Content starts

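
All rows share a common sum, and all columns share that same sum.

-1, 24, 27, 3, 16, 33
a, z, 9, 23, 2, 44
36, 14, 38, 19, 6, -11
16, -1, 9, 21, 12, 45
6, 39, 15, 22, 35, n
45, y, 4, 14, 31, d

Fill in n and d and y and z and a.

n = -15, d = 6, y = 2, z = 24, a = 0

Rows 1 and 3 both sum to 102, so that's the common total.
Row 5 has 6 + 39 + 15 + 22 + 35 = 117; the blank must be 102 − 117 = -15.
Column 6 has 33 + 44 − 11 + 45 − 15 = 96; the blank must be 102 − 96 = 6.
Row 6 has 45 + 4 + 14 + 31 + 6 = 100; the blank must be 102 − 100 = 2.
Column 2 has 24 + 14 − 1 + 39 + 2 = 78; the blank must be 102 − 78 = 24.
Row 2 has 24 + 9 + 23 + 2 + 44 = 102; the blank must be 102 − 102 = 0.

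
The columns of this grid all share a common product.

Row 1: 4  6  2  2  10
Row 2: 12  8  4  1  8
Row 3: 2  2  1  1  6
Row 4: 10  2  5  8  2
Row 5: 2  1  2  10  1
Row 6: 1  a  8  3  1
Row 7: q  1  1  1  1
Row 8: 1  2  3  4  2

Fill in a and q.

Columns 3 and 5 each multiply to 1920, so every column has product 1920.
Column 2: 6×8×2×2×1×1×2 = 384, so the missing entry is 1920 ÷ 384 = 5.
Column 1: 4×12×2×10×2×1×1 = 1920, so the missing entry is 1920 ÷ 1920 = 1.

a = 5, q = 1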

Content ends

▶ [ABOUT THIS EXERCISE]
Return every record above exactly as written.

▶ [ANSWER FOR THIS EXERCISE]
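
All rows share a common sum, and all columns share that same sum.

-1, 24, 27, 3, 16, 33
a, z, 9, 23, 2, 44
36, 14, 38, 19, 6, -11
16, -1, 9, 21, 12, 45
6, 39, 15, 22, 35, n
45, y, 4, 14, 31, d

Fill in n and d and y and z and a.

n = -15, d = 6, y = 2, z = 24, a = 0

Rows 1 and 3 both sum to 102, so that's the common total.
Row 5 has 6 + 39 + 15 + 22 + 35 = 117; the blank must be 102 − 117 = -15.
Column 6 has 33 + 44 − 11 + 45 − 15 = 96; the blank must be 102 − 96 = 6.
Row 6 has 45 + 4 + 14 + 31 + 6 = 100; the blank must be 102 − 100 = 2.
Column 2 has 24 + 14 − 1 + 39 + 2 = 78; the blank must be 102 − 78 = 24.
Row 2 has 24 + 9 + 23 + 2 + 44 = 102; the blank must be 102 − 102 = 0.

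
The columns of this grid all share a common product.

Row 1: 4  6  2  2  10
Row 2: 12  8  4  1  8
Row 3: 2  2  1  1  6
Row 4: 10  2  5  8  2
Row 5: 2  1  2  10  1
Row 6: 1  a  8  3  1
Row 7: q  1  1  1  1
Row 8: 1  2  3  4  2

Fill in a and q.

Columns 3 and 5 each multiply to 1920, so every column has product 1920.
Column 2: 6×8×2×2×1×1×2 = 384, so the missing entry is 1920 ÷ 384 = 5.
Column 1: 4×12×2×10×2×1×1 = 1920, so the missing entry is 1920 ÷ 1920 = 1.

a = 5, q = 1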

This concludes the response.